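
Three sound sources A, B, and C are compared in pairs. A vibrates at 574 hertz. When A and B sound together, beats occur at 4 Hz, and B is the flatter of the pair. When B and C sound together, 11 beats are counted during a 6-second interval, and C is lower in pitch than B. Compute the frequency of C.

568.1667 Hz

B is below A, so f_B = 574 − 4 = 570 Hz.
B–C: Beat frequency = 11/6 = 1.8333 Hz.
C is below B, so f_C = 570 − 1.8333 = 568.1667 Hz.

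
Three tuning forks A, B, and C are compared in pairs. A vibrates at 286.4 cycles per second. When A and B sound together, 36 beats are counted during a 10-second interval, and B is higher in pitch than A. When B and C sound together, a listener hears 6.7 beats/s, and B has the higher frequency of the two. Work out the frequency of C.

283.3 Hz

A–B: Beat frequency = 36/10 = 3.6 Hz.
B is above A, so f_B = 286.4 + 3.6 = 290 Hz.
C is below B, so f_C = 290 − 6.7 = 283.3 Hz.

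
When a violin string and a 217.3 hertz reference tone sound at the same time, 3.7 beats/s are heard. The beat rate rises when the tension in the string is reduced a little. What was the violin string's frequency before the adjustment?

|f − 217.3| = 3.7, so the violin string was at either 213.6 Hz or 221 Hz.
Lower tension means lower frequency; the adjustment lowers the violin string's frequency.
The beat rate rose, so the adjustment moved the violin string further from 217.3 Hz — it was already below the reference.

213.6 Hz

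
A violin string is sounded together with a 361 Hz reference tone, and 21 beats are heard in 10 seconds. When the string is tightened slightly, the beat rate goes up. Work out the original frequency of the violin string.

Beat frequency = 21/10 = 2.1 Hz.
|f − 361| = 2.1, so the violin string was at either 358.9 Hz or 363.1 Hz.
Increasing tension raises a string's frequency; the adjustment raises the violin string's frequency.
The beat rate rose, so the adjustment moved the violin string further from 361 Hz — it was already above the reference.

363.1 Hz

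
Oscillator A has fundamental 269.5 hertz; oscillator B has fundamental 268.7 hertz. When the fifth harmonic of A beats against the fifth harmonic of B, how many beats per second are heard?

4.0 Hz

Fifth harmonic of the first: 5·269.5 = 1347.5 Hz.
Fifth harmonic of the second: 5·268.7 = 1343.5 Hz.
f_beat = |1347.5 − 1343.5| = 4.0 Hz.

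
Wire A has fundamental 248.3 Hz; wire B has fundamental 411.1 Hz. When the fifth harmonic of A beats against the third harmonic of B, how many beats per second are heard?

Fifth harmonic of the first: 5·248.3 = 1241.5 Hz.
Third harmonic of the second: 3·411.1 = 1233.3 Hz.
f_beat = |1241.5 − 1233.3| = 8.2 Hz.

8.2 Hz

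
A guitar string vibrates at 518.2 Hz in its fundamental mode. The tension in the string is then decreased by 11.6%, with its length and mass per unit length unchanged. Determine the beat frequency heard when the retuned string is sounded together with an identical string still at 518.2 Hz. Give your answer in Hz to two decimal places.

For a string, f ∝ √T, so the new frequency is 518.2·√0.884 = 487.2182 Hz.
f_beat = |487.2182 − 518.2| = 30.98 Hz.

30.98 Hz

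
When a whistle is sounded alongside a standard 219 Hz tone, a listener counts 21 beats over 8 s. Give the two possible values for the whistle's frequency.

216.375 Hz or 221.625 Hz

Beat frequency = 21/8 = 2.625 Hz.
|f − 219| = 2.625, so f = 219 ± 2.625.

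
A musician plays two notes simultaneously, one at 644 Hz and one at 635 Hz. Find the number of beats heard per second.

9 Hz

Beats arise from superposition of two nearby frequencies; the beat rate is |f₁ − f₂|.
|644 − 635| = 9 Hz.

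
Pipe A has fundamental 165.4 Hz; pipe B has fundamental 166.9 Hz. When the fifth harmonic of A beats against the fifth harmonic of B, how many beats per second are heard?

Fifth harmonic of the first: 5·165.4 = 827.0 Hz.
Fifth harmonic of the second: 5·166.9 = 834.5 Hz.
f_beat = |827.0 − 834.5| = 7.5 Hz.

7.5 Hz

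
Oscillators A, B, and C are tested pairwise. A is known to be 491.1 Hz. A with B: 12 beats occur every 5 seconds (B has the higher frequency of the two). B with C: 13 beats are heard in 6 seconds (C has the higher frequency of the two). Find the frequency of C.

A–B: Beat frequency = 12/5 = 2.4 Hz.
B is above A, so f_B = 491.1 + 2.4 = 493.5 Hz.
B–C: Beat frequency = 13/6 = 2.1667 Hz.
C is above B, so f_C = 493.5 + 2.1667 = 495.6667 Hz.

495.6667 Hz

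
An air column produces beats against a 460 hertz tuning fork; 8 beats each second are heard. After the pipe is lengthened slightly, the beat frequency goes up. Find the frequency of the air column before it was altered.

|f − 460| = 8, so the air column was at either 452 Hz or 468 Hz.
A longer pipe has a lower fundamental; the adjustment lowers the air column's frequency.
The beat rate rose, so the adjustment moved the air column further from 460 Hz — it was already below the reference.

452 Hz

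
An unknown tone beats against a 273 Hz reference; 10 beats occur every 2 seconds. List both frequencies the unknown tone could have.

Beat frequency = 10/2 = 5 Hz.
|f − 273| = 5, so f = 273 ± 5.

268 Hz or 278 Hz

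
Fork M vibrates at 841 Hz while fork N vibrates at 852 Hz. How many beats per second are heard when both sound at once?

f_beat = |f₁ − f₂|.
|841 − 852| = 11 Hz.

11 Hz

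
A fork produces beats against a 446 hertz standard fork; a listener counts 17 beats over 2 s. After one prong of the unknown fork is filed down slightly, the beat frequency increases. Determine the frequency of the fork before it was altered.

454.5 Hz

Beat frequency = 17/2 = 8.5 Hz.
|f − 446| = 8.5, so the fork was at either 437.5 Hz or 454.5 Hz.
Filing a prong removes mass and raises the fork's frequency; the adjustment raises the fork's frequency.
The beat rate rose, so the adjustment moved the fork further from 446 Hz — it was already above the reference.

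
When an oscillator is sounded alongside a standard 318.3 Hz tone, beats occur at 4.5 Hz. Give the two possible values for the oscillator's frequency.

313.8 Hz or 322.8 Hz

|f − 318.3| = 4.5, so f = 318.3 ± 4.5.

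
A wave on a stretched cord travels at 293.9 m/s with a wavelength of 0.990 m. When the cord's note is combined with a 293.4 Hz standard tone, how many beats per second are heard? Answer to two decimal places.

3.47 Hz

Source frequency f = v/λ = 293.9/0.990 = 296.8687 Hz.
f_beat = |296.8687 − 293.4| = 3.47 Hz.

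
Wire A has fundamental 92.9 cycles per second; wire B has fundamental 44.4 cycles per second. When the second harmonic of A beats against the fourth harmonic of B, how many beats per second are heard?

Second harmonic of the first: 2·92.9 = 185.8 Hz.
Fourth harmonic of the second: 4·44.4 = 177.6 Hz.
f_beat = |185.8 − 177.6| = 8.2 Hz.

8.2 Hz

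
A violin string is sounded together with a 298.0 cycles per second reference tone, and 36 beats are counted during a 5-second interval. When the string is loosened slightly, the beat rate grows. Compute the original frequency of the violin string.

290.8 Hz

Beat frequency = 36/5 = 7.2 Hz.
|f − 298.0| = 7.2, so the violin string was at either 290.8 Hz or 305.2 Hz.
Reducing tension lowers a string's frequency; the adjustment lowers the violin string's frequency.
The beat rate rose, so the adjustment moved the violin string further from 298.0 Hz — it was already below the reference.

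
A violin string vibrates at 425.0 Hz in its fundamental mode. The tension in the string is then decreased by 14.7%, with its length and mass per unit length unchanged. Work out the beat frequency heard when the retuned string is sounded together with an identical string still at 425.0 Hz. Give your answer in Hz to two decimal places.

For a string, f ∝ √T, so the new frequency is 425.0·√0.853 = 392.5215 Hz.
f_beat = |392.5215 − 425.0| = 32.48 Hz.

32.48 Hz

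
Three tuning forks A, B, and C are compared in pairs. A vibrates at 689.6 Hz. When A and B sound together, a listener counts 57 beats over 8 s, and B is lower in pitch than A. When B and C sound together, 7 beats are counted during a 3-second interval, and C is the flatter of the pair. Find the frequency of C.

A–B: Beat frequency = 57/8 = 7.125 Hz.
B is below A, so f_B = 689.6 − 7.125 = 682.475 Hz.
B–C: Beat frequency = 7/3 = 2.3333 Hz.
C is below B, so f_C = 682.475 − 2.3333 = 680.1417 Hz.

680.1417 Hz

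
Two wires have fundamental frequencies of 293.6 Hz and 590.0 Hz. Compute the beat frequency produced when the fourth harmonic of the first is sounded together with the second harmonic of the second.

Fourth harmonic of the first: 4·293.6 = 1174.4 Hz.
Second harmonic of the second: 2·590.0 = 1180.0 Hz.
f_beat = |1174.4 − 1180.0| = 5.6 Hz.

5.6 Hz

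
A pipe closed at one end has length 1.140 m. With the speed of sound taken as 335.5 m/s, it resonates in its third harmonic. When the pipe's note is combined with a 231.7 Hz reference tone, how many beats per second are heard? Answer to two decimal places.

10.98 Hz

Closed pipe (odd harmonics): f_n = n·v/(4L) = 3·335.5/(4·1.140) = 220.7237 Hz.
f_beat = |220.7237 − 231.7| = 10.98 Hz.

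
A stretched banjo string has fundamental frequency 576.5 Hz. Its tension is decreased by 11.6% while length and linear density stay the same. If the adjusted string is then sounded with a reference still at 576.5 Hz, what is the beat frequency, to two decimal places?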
——————————
Quote exactly what appears from the line containing "A pipe closed" through the final line of the listing above, including both of those lines.

→ Reply to the exercise:
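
A pipe closed at one end has length 1.140 m. With the speed of sound taken as 335.5 m/s, it resonates in its third harmonic. When the pipe's note is combined with a 231.7 Hz reference tone, how many beats per second are heard? Answer to two decimal places.

10.98 Hz

Closed pipe (odd harmonics): f_n = n·v/(4L) = 3·335.5/(4·1.140) = 220.7237 Hz.
f_beat = |220.7237 − 231.7| = 10.98 Hz.

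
A stretched banjo string has fundamental frequency 576.5 Hz. Its tension is decreased by 11.6% while length and linear density stay the same. If the adjusted string is then sounded with a reference still at 576.5 Hz, what is the beat frequency, to two decimal places?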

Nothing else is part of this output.